### Your task
The answer must be the complete listing, copied exactly.

### Material shown
┄┄┄┄┄┄
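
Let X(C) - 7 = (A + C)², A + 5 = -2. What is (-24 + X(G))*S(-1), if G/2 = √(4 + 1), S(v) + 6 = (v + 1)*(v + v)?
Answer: -312 + 168*√5 ≈ 63.659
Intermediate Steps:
A = -7 (A = -5 - 2 = -7)
S(v) = -6 + 2*v*(1 + v) (S(v) = -6 + (v + 1)*(v + v) = -6 + (1 + v)*(2*v) = -6 + 2*v*(1 + v))
G = 2*√5 (G = 2*√(4 + 1) = 2*√5 ≈ 4.4721)
X(C) = 7 + (-7 + C)²
(-24 + X(G))*S(-1) = (-24 + (7 + (-7 + 2*√5)²))*(-6 + 2*(-1) + 2*(-1)²) = (-17 + (-7 + 2*√5)²)*(-6 - 2 + 2*1) = (-17 + (-7 + 2*√5)²)*(-6 - 2 + 2) = (-17 + (-7 + 2*√5)²)*(-6) = 102 - 6*(-7 + 2*√5)²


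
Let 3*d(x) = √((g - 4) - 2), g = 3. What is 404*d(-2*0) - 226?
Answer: -226 + 404*I*√3/3 ≈ -226.0 + 233.25*I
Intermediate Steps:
d(x) = I*√3/3 (d(x) = √((3 - 4) - 2)/3 = √(-1 - 2)/3 = √(-3)/3 = (I*√3)/3 = I*√3/3)
404*d(-2*0) - 226 = 404*(I*√3/3) - 226 = 404*I*√3/3 - 226 = -226 + 404*I*√3/3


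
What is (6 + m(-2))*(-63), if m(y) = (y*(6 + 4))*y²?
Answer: 4662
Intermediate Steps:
m(y) = 10*y³ (m(y) = (y*10)*y² = (10*y)*y² = 10*y³)
(6 + m(-2))*(-63) = (6 + 10*(-2)³)*(-63) = (6 + 10*(-8))*(-63) = (6 - 80)*(-63) = -74*(-63) = 4662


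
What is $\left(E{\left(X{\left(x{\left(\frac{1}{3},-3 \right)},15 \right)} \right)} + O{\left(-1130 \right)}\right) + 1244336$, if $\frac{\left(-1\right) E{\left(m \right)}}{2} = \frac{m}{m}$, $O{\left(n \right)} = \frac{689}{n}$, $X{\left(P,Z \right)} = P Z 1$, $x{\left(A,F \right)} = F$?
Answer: $\frac{1406096731}{1130} \approx 1.2443 \cdot 10^{6}$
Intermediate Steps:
$X{\left(P,Z \right)} = P Z$
$E{\left(m \right)} = -2$ ($E{\left(m \right)} = - 2 \frac{m}{m} = \left(-2\right) 1 = -2$)
$\left(E{\left(X{\left(x{\left(\frac{1}{3},-3 \right)},15 \right)} \right)} + O{\left(-1130 \right)}\right) + 1244336 = \left(-2 + \frac{689}{-1130}\right) + 1244336 = \left(-2 + 689 \left(- \frac{1}{1130}\right)\right) + 1244336 = \left(-2 - \frac{689}{1130}\right) + 1244336 = - \frac{2949}{1130} + 1244336 = \frac{1406096731}{1130}$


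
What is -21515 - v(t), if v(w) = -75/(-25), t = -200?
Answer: -21518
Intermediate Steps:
v(w) = 3 (v(w) = -75*(-1/25) = 3)
-21515 - v(t) = -21515 - 1*3 = -21515 - 3 = -21518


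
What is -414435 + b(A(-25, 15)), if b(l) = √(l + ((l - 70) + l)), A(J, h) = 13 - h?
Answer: -414435 + 2*I*√19 ≈ -4.1444e+5 + 8.7178*I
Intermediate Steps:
b(l) = √(-70 + 3*l) (b(l) = √(l + ((-70 + l) + l)) = √(l + (-70 + 2*l)) = √(-70 + 3*l))
-414435 + b(A(-25, 15)) = -414435 + √(-70 + 3*(13 - 1*15)) = -414435 + √(-70 + 3*(13 - 15)) = -414435 + √(-70 + 3*(-2)) = -414435 + √(-70 - 6) = -414435 + √(-76) = -414435 + 2*I*√19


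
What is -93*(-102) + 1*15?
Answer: 9501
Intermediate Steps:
-93*(-102) + 1*15 = 9486 + 15 = 9501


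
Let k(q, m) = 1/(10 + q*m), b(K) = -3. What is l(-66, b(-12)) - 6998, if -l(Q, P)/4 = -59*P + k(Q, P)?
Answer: -400713/52 ≈ -7706.0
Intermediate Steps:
k(q, m) = 1/(10 + m*q)
l(Q, P) = -4/(10 + P*Q) + 236*P (l(Q, P) = -4*(-59*P + 1/(10 + P*Q)) = -4*(1/(10 + P*Q) - 59*P) = -4/(10 + P*Q) + 236*P)
l(-66, b(-12)) - 6998 = 4*(-1 + 59*(-3)*(10 - 3*(-66)))/(10 - 3*(-66)) - 6998 = 4*(-1 + 59*(-3)*(10 + 198))/(10 + 198) - 6998 = 4*(-1 + 59*(-3)*208)/208 - 6998 = 4*(1/208)*(-1 - 36816) - 6998 = 4*(1/208)*(-36817) - 6998 = -36817/52 - 6998 = -400713/52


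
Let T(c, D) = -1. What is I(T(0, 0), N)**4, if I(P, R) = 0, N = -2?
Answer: 0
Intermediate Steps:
I(T(0, 0), N)**4 = 0**4 = 0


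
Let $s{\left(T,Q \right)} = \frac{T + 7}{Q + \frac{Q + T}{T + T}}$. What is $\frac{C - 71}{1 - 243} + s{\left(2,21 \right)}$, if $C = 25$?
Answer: $\frac{6817}{12947} \approx 0.52653$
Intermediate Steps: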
┄┄┄┄┄┄
### Response to this exercise
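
Let X(C) - 7 = (A + C)², A + 5 = -2. What is (-24 + X(G))*S(-1), if G/2 = √(4 + 1), S(v) + 6 = (v + 1)*(v + v)?
Answer: -312 + 168*√5 ≈ 63.659
Intermediate Steps:
A = -7 (A = -5 - 2 = -7)
S(v) = -6 + 2*v*(1 + v) (S(v) = -6 + (v + 1)*(v + v) = -6 + (1 + v)*(2*v) = -6 + 2*v*(1 + v))
G = 2*√5 (G = 2*√(4 + 1) = 2*√5 ≈ 4.4721)
X(C) = 7 + (-7 + C)²
(-24 + X(G))*S(-1) = (-24 + (7 + (-7 + 2*√5)²))*(-6 + 2*(-1) + 2*(-1)²) = (-17 + (-7 + 2*√5)²)*(-6 - 2 + 2*1) = (-17 + (-7 + 2*√5)²)*(-6 - 2 + 2) = (-17 + (-7 + 2*√5)²)*(-6) = 102 - 6*(-7 + 2*√5)²


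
Let 3*d(x) = √((g - 4) - 2), g = 3. What is 404*d(-2*0) - 226?
Answer: -226 + 404*I*√3/3 ≈ -226.0 + 233.25*I
Intermediate Steps:
d(x) = I*√3/3 (d(x) = √((3 - 4) - 2)/3 = √(-1 - 2)/3 = √(-3)/3 = (I*√3)/3 = I*√3/3)
404*d(-2*0) - 226 = 404*(I*√3/3) - 226 = 404*I*√3/3 - 226 = -226 + 404*I*√3/3


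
What is (6 + m(-2))*(-63), if m(y) = (y*(6 + 4))*y²?
Answer: 4662
Intermediate Steps:
m(y) = 10*y³ (m(y) = (y*10)*y² = (10*y)*y² = 10*y³)
(6 + m(-2))*(-63) = (6 + 10*(-2)³)*(-63) = (6 + 10*(-8))*(-63) = (6 - 80)*(-63) = -74*(-63) = 4662


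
What is $\left(E{\left(X{\left(x{\left(\frac{1}{3},-3 \right)},15 \right)} \right)} + O{\left(-1130 \right)}\right) + 1244336$, if $\frac{\left(-1\right) E{\left(m \right)}}{2} = \frac{m}{m}$, $O{\left(n \right)} = \frac{689}{n}$, $X{\left(P,Z \right)} = P Z 1$, $x{\left(A,F \right)} = F$?
Answer: $\frac{1406096731}{1130} \approx 1.2443 \cdot 10^{6}$
Intermediate Steps:
$X{\left(P,Z \right)} = P Z$
$E{\left(m \right)} = -2$ ($E{\left(m \right)} = - 2 \frac{m}{m} = \left(-2\right) 1 = -2$)
$\left(E{\left(X{\left(x{\left(\frac{1}{3},-3 \right)},15 \right)} \right)} + O{\left(-1130 \right)}\right) + 1244336 = \left(-2 + \frac{689}{-1130}\right) + 1244336 = \left(-2 + 689 \left(- \frac{1}{1130}\right)\right) + 1244336 = \left(-2 - \frac{689}{1130}\right) + 1244336 = - \frac{2949}{1130} + 1244336 = \frac{1406096731}{1130}$


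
What is -21515 - v(t), if v(w) = -75/(-25), t = -200?
Answer: -21518
Intermediate Steps:
v(w) = 3 (v(w) = -75*(-1/25) = 3)
-21515 - v(t) = -21515 - 1*3 = -21515 - 3 = -21518


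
What is -414435 + b(A(-25, 15)), if b(l) = √(l + ((l - 70) + l)), A(J, h) = 13 - h?
Answer: -414435 + 2*I*√19 ≈ -4.1444e+5 + 8.7178*I
Intermediate Steps:
b(l) = √(-70 + 3*l) (b(l) = √(l + ((-70 + l) + l)) = √(l + (-70 + 2*l)) = √(-70 + 3*l))
-414435 + b(A(-25, 15)) = -414435 + √(-70 + 3*(13 - 1*15)) = -414435 + √(-70 + 3*(13 - 15)) = -414435 + √(-70 + 3*(-2)) = -414435 + √(-70 - 6) = -414435 + √(-76) = -414435 + 2*I*√19


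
What is -93*(-102) + 1*15?
Answer: 9501
Intermediate Steps:
-93*(-102) + 1*15 = 9486 + 15 = 9501


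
Let k(q, m) = 1/(10 + q*m), b(K) = -3. What is l(-66, b(-12)) - 6998, if -l(Q, P)/4 = -59*P + k(Q, P)?
Answer: -400713/52 ≈ -7706.0
Intermediate Steps:
k(q, m) = 1/(10 + m*q)
l(Q, P) = -4/(10 + P*Q) + 236*P (l(Q, P) = -4*(-59*P + 1/(10 + P*Q)) = -4*(1/(10 + P*Q) - 59*P) = -4/(10 + P*Q) + 236*P)
l(-66, b(-12)) - 6998 = 4*(-1 + 59*(-3)*(10 - 3*(-66)))/(10 - 3*(-66)) - 6998 = 4*(-1 + 59*(-3)*(10 + 198))/(10 + 198) - 6998 = 4*(-1 + 59*(-3)*208)/208 - 6998 = 4*(1/208)*(-1 - 36816) - 6998 = 4*(1/208)*(-36817) - 6998 = -36817/52 - 6998 = -400713/52


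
Let T(c, D) = -1. What is I(T(0, 0), N)**4, if I(P, R) = 0, N = -2?
Answer: 0
Intermediate Steps:
I(T(0, 0), N)**4 = 0**4 = 0


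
Let $s{\left(T,Q \right)} = \frac{T + 7}{Q + \frac{Q + T}{T + T}}$. What is $\frac{C - 71}{1 - 243} + s{\left(2,21 \right)}$, if $C = 25$?
Answer: $\frac{6817}{12947} \approx 0.52653$
Intermediate Steps: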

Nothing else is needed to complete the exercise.